From the entries below, transcribe exactly the lines between the line holding "An in-line slider-crank (crank 60.8" and the line holding "A scotch-yoke metering", inclusive; skip all other lines.

Collected data entries:

== Segment start ==

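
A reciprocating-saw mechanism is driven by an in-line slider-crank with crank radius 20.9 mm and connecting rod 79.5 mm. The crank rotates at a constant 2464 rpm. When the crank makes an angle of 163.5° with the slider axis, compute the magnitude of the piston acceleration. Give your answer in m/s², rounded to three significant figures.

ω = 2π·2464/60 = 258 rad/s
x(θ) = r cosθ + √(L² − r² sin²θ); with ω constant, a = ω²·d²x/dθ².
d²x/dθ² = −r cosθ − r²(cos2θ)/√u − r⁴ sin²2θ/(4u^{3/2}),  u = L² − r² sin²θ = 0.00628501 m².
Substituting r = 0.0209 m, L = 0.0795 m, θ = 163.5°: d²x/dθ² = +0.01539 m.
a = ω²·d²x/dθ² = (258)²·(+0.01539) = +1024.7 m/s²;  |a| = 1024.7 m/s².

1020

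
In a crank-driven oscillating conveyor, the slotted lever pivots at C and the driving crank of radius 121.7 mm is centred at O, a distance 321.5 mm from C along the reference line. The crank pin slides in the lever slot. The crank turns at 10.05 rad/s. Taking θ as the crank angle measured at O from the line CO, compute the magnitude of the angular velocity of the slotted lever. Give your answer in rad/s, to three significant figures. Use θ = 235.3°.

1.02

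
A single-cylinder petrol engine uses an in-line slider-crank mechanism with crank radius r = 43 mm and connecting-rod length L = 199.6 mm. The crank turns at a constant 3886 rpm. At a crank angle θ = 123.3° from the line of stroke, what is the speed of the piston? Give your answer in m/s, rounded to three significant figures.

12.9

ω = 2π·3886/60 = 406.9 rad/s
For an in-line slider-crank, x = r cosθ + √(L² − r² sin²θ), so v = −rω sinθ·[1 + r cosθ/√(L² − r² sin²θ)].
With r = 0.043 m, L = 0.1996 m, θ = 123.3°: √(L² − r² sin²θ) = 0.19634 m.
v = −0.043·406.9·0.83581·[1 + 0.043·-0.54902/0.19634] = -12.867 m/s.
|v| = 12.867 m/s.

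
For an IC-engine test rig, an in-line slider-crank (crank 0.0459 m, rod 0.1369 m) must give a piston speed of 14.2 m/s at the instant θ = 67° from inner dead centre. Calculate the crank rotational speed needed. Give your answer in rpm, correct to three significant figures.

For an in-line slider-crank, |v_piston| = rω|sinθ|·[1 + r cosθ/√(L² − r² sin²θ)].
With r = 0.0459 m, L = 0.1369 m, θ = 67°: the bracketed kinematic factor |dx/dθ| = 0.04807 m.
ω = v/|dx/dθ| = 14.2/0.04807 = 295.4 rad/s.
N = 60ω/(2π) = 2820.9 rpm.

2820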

== Segment end ==
== Segment start ==

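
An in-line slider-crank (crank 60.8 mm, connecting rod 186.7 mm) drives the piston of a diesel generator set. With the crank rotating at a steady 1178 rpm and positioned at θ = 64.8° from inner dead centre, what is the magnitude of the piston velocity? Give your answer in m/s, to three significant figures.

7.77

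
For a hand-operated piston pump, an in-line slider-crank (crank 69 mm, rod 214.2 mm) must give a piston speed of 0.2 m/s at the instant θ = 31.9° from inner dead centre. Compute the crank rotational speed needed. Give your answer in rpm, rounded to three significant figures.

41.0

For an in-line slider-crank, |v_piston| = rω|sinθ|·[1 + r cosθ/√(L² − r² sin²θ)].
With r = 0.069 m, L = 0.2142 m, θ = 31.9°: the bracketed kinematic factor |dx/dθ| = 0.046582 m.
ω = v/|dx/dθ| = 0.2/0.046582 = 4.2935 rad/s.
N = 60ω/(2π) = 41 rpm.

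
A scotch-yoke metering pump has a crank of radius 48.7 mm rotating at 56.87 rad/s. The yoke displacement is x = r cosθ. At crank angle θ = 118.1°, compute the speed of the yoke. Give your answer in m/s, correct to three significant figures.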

== Segment end ==
== Segment start ==

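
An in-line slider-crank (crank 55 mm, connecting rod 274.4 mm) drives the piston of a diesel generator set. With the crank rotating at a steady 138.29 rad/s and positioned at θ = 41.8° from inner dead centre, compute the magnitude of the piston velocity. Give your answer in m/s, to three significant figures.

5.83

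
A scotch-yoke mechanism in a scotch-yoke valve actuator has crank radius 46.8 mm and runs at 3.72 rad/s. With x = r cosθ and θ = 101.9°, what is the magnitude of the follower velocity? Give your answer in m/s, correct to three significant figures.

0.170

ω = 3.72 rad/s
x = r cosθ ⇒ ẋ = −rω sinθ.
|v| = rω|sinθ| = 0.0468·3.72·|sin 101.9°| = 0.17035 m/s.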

== Segment end ==

TASK ANSWER:
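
An in-line slider-crank (crank 60.8 mm, connecting rod 186.7 mm) drives the piston of a diesel generator set. With the crank rotating at a steady 1178 rpm and positioned at θ = 64.8° from inner dead centre, what is the magnitude of the piston velocity? Give your answer in m/s, to three significant figures.

7.77

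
For a hand-operated piston pump, an in-line slider-crank (crank 69 mm, rod 214.2 mm) must give a piston speed of 0.2 m/s at the instant θ = 31.9° from inner dead centre. Compute the crank rotational speed needed. Give your answer in rpm, rounded to three significant figures.

41.0

For an in-line slider-crank, |v_piston| = rω|sinθ|·[1 + r cosθ/√(L² − r² sin²θ)].
With r = 0.069 m, L = 0.2142 m, θ = 31.9°: the bracketed kinematic factor |dx/dθ| = 0.046582 m.
ω = v/|dx/dθ| = 0.2/0.046582 = 4.2935 rad/s.
N = 60ω/(2π) = 41 rpm.

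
A scotch-yoke metering pump has a crank of radius 48.7 mm rotating at 56.87 rad/s. The yoke displacement is x = r cosθ. At crank angle θ = 118.1°, compute the speed of the yoke. Give your answer in m/s, correct to three significant figures.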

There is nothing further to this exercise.